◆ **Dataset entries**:
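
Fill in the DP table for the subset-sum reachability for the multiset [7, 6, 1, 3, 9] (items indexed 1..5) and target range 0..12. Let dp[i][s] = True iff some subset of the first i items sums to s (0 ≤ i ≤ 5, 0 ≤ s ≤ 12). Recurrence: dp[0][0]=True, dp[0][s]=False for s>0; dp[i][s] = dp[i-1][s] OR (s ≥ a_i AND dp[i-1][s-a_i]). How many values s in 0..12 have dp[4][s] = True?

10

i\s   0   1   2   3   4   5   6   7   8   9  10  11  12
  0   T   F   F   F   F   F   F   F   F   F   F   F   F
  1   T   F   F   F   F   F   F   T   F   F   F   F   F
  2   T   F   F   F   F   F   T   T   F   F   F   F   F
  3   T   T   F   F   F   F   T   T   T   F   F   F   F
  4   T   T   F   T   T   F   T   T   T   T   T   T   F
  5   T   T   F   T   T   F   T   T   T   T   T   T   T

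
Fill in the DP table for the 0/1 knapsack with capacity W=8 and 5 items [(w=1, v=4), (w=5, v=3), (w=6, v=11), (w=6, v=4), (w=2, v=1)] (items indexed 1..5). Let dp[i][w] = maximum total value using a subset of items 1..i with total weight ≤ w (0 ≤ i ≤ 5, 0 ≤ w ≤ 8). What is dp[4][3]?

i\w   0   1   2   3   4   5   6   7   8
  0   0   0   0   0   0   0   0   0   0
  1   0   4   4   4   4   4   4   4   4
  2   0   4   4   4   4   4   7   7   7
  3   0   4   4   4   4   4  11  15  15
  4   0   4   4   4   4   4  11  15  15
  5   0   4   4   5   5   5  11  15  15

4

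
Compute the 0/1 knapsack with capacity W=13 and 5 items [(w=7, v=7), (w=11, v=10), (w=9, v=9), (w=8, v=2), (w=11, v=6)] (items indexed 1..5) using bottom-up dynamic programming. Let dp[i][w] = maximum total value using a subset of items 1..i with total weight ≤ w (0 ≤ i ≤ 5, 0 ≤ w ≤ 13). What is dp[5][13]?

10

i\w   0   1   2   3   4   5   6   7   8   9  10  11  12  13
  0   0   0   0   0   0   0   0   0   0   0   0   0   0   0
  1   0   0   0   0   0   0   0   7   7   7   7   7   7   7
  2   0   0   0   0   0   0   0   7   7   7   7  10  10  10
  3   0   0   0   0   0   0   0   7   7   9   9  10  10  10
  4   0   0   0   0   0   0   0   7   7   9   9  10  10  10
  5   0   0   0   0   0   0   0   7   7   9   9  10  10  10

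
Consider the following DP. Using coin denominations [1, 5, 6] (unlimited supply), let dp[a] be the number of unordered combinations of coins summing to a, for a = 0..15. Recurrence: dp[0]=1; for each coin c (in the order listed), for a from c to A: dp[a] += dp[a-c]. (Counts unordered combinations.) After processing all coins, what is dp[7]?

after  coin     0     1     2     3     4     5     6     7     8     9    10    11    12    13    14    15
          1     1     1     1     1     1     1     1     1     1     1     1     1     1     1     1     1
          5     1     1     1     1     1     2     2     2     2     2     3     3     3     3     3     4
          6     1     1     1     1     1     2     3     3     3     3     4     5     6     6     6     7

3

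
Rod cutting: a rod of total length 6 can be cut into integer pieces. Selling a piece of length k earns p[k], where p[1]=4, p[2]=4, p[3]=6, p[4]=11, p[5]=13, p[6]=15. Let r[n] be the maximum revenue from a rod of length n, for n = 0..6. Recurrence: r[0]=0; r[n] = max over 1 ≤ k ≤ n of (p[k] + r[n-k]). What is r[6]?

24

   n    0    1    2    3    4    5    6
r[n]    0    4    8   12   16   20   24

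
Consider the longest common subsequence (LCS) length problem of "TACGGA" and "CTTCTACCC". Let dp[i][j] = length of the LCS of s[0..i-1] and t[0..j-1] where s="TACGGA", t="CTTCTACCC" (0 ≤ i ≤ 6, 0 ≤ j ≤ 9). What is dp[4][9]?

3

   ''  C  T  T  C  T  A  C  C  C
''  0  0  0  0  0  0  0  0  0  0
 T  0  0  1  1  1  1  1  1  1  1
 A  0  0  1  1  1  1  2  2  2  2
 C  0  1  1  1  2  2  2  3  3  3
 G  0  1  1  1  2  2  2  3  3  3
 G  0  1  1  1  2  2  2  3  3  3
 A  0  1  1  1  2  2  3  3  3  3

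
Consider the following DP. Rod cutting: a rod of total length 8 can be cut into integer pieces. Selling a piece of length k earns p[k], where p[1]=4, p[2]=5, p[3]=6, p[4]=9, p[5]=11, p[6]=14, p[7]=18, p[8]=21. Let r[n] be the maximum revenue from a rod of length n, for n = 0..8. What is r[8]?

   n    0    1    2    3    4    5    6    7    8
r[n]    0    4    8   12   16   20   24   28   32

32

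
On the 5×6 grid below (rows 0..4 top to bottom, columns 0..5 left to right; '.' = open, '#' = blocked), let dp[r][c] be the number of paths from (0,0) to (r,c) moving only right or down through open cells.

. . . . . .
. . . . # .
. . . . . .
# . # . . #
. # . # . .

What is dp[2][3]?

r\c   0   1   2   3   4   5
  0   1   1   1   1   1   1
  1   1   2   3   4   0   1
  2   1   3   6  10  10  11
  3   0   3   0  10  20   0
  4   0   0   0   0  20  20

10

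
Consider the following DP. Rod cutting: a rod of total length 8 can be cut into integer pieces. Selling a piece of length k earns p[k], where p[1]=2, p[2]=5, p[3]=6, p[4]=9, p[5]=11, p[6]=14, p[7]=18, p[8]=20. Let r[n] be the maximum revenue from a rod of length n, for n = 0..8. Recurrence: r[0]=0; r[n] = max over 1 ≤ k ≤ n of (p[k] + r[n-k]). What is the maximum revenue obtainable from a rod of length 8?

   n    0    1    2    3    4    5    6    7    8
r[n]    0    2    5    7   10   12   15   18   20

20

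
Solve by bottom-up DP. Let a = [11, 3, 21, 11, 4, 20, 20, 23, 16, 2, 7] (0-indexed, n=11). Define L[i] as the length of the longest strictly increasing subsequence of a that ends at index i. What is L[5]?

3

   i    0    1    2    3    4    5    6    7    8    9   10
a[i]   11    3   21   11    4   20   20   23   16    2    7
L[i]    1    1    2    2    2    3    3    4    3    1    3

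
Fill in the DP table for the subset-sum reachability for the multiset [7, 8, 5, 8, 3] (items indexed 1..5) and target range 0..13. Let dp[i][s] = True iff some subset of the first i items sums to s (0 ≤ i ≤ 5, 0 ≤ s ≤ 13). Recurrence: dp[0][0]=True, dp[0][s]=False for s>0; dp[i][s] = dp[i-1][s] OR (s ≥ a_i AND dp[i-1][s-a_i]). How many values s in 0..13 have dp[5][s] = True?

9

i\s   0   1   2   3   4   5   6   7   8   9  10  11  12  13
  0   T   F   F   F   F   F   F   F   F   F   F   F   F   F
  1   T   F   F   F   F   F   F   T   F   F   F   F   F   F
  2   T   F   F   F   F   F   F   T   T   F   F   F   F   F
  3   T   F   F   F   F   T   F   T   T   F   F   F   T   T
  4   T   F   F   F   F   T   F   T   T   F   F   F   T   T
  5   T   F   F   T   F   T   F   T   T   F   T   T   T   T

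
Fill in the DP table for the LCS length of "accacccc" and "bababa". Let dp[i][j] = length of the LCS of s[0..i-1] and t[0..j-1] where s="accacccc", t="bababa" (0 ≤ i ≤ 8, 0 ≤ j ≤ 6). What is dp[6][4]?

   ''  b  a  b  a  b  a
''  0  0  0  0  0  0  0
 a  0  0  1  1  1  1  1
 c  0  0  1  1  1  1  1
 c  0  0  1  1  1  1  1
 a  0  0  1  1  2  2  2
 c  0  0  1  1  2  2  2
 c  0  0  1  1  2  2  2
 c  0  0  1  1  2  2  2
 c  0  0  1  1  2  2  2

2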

◆ **WHAT THE TASK REQUIRES**:
Retyping every line above exactly is all that is needed.

◆ **YOUR SOLUTION**:
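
Fill in the DP table for the subset-sum reachability for the multiset [7, 6, 1, 3, 9] (items indexed 1..5) and target range 0..12. Let dp[i][s] = True iff some subset of the first i items sums to s (0 ≤ i ≤ 5, 0 ≤ s ≤ 12). Recurrence: dp[0][0]=True, dp[0][s]=False for s>0; dp[i][s] = dp[i-1][s] OR (s ≥ a_i AND dp[i-1][s-a_i]). How many values s in 0..12 have dp[4][s] = True?

10

i\s   0   1   2   3   4   5   6   7   8   9  10  11  12
  0   T   F   F   F   F   F   F   F   F   F   F   F   F
  1   T   F   F   F   F   F   F   T   F   F   F   F   F
  2   T   F   F   F   F   F   T   T   F   F   F   F   F
  3   T   T   F   F   F   F   T   T   T   F   F   F   F
  4   T   T   F   T   T   F   T   T   T   T   T   T   F
  5   T   T   F   T   T   F   T   T   T   T   T   T   T

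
Fill in the DP table for the 0/1 knapsack with capacity W=8 and 5 items [(w=1, v=4), (w=5, v=3), (w=6, v=11), (w=6, v=4), (w=2, v=1)] (items indexed 1..5). Let dp[i][w] = maximum total value using a subset of items 1..i with total weight ≤ w (0 ≤ i ≤ 5, 0 ≤ w ≤ 8). What is dp[4][3]?

i\w   0   1   2   3   4   5   6   7   8
  0   0   0   0   0   0   0   0   0   0
  1   0   4   4   4   4   4   4   4   4
  2   0   4   4   4   4   4   7   7   7
  3   0   4   4   4   4   4  11  15  15
  4   0   4   4   4   4   4  11  15  15
  5   0   4   4   5   5   5  11  15  15

4

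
Compute the 0/1 knapsack with capacity W=13 and 5 items [(w=7, v=7), (w=11, v=10), (w=9, v=9), (w=8, v=2), (w=11, v=6)] (items indexed 1..5) using bottom-up dynamic programming. Let dp[i][w] = maximum total value using a subset of items 1..i with total weight ≤ w (0 ≤ i ≤ 5, 0 ≤ w ≤ 13). What is dp[5][13]?

10

i\w   0   1   2   3   4   5   6   7   8   9  10  11  12  13
  0   0   0   0   0   0   0   0   0   0   0   0   0   0   0
  1   0   0   0   0   0   0   0   7   7   7   7   7   7   7
  2   0   0   0   0   0   0   0   7   7   7   7  10  10  10
  3   0   0   0   0   0   0   0   7   7   9   9  10  10  10
  4   0   0   0   0   0   0   0   7   7   9   9  10  10  10
  5   0   0   0   0   0   0   0   7   7   9   9  10  10  10

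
Consider the following DP. Using coin denominations [1, 5, 6] (unlimited supply), let dp[a] be the number of unordered combinations of coins summing to a, for a = 0..15. Recurrence: dp[0]=1; for each coin c (in the order listed), for a from c to A: dp[a] += dp[a-c]. (Counts unordered combinations.) After processing all coins, what is dp[7]?

after  coin     0     1     2     3     4     5     6     7     8     9    10    11    12    13    14    15
          1     1     1     1     1     1     1     1     1     1     1     1     1     1     1     1     1
          5     1     1     1     1     1     2     2     2     2     2     3     3     3     3     3     4
          6     1     1     1     1     1     2     3     3     3     3     4     5     6     6     6     7

3

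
Rod cutting: a rod of total length 6 can be cut into integer pieces. Selling a piece of length k earns p[k], where p[1]=4, p[2]=4, p[3]=6, p[4]=11, p[5]=13, p[6]=15. Let r[n] be the maximum revenue from a rod of length n, for n = 0..6. Recurrence: r[0]=0; r[n] = max over 1 ≤ k ≤ n of (p[k] + r[n-k]). What is r[6]?

24

   n    0    1    2    3    4    5    6
r[n]    0    4    8   12   16   20   24

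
Consider the longest common subsequence (LCS) length problem of "TACGGA" and "CTTCTACCC". Let dp[i][j] = length of the LCS of s[0..i-1] and t[0..j-1] where s="TACGGA", t="CTTCTACCC" (0 ≤ i ≤ 6, 0 ≤ j ≤ 9). What is dp[4][9]?

3

   ''  C  T  T  C  T  A  C  C  C
''  0  0  0  0  0  0  0  0  0  0
 T  0  0  1  1  1  1  1  1  1  1
 A  0  0  1  1  1  1  2  2  2  2
 C  0  1  1  1  2  2  2  3  3  3
 G  0  1  1  1  2  2  2  3  3  3
 G  0  1  1  1  2  2  2  3  3  3
 A  0  1  1  1  2  2  3  3  3  3

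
Consider the following DP. Rod cutting: a rod of total length 8 can be cut into integer pieces. Selling a piece of length k earns p[k], where p[1]=4, p[2]=5, p[3]=6, p[4]=9, p[5]=11, p[6]=14, p[7]=18, p[8]=21. Let r[n] be the maximum revenue from a rod of length n, for n = 0..8. What is r[8]?

   n    0    1    2    3    4    5    6    7    8
r[n]    0    4    8   12   16   20   24   28   32

32

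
On the 5×6 grid below (rows 0..4 top to bottom, columns 0..5 left to right; '.' = open, '#' = blocked), let dp[r][c] be the number of paths from (0,0) to (r,c) moving only right or down through open cells.

. . . . . .
. . . . # .
. . . . . .
# . # . . #
. # . # . .

What is dp[2][3]?

r\c   0   1   2   3   4   5
  0   1   1   1   1   1   1
  1   1   2   3   4   0   1
  2   1   3   6  10  10  11
  3   0   3   0  10  20   0
  4   0   0   0   0  20  20

10

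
Consider the following DP. Rod cutting: a rod of total length 8 can be cut into integer pieces. Selling a piece of length k earns p[k], where p[1]=2, p[2]=5, p[3]=6, p[4]=9, p[5]=11, p[6]=14, p[7]=18, p[8]=20. Let r[n] be the maximum revenue from a rod of length n, for n = 0..8. Recurrence: r[0]=0; r[n] = max over 1 ≤ k ≤ n of (p[k] + r[n-k]). What is the maximum revenue obtainable from a rod of length 8?

   n    0    1    2    3    4    5    6    7    8
r[n]    0    2    5    7   10   12   15   18   20

20

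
Solve by bottom-up DP. Let a = [11, 3, 21, 11, 4, 20, 20, 23, 16, 2, 7] (0-indexed, n=11). Define L[i] as the length of the longest strictly increasing subsequence of a that ends at index i. What is L[5]?

3

   i    0    1    2    3    4    5    6    7    8    9   10
a[i]   11    3   21   11    4   20   20   23   16    2    7
L[i]    1    1    2    2    2    3    3    4    3    1    3

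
Fill in the DP table for the subset-sum reachability for the multiset [7, 8, 5, 8, 3] (items indexed 1..5) and target range 0..13. Let dp[i][s] = True iff some subset of the first i items sums to s (0 ≤ i ≤ 5, 0 ≤ s ≤ 13). Recurrence: dp[0][0]=True, dp[0][s]=False for s>0; dp[i][s] = dp[i-1][s] OR (s ≥ a_i AND dp[i-1][s-a_i]). How many values s in 0..13 have dp[5][s] = True?

9

i\s   0   1   2   3   4   5   6   7   8   9  10  11  12  13
  0   T   F   F   F   F   F   F   F   F   F   F   F   F   F
  1   T   F   F   F   F   F   F   T   F   F   F   F   F   F
  2   T   F   F   F   F   F   F   T   T   F   F   F   F   F
  3   T   F   F   F   F   T   F   T   T   F   F   F   T   T
  4   T   F   F   F   F   T   F   T   T   F   F   F   T   T
  5   T   F   F   T   F   T   F   T   T   F   T   T   T   T

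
Fill in the DP table for the LCS length of "accacccc" and "bababa". Let dp[i][j] = length of the LCS of s[0..i-1] and t[0..j-1] where s="accacccc", t="bababa" (0 ≤ i ≤ 8, 0 ≤ j ≤ 6). What is dp[6][4]?

   ''  b  a  b  a  b  a
''  0  0  0  0  0  0  0
 a  0  0  1  1  1  1  1
 c  0  0  1  1  1  1  1
 c  0  0  1  1  1  1  1
 a  0  0  1  1  2  2  2
 c  0  0  1  1  2  2  2
 c  0  0  1  1  2  2  2
 c  0  0  1  1  2  2  2
 c  0  0  1  1  2  2  2

2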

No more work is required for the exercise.